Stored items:
Content starts

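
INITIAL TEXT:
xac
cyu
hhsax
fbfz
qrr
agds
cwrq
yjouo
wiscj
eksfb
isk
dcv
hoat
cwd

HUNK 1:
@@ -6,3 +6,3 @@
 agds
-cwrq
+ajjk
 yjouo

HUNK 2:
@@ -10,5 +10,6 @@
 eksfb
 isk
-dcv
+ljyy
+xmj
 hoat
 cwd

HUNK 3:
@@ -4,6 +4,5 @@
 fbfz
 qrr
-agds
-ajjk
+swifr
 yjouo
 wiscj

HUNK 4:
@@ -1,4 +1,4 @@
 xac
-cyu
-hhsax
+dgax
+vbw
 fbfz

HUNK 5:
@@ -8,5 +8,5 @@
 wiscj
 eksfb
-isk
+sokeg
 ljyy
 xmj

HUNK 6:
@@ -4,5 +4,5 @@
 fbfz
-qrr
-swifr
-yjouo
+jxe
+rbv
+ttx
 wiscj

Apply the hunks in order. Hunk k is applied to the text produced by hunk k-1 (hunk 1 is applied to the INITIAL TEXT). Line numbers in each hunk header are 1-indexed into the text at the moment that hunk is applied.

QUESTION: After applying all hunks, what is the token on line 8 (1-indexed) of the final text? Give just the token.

Answer: wiscj

Derivation:
Hunk 1: at line 6 remove [cwrq] add [ajjk] -> 14 lines: xac cyu hhsax fbfz qrr agds ajjk yjouo wiscj eksfb isk dcv hoat cwd
Hunk 2: at line 10 remove [dcv] add [ljyy,xmj] -> 15 lines: xac cyu hhsax fbfz qrr agds ajjk yjouo wiscj eksfb isk ljyy xmj hoat cwd
Hunk 3: at line 4 remove [agds,ajjk] add [swifr] -> 14 lines: xac cyu hhsax fbfz qrr swifr yjouo wiscj eksfb isk ljyy xmj hoat cwd
Hunk 4: at line 1 remove [cyu,hhsax] add [dgax,vbw] -> 14 lines: xac dgax vbw fbfz qrr swifr yjouo wiscj eksfb isk ljyy xmj hoat cwd
Hunk 5: at line 8 remove [isk] add [sokeg] -> 14 lines: xac dgax vbw fbfz qrr swifr yjouo wiscj eksfb sokeg ljyy xmj hoat cwd
Hunk 6: at line 4 remove [qrr,swifr,yjouo] add [jxe,rbv,ttx] -> 14 lines: xac dgax vbw fbfz jxe rbv ttx wiscj eksfb sokeg ljyy xmj hoat cwd
Final line 8: wiscj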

Content ends

» Task item
Each line above that contains the word "INITIAL" should be copied.

» Answer to this exercise
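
INITIAL TEXT:
Apply the hunks in order. Hunk k is applied to the text produced by hunk k-1 (hunk 1 is applied to the INITIAL TEXT). Line numbers in each hunk header are 1-indexed into the text at the moment that hunk is applied.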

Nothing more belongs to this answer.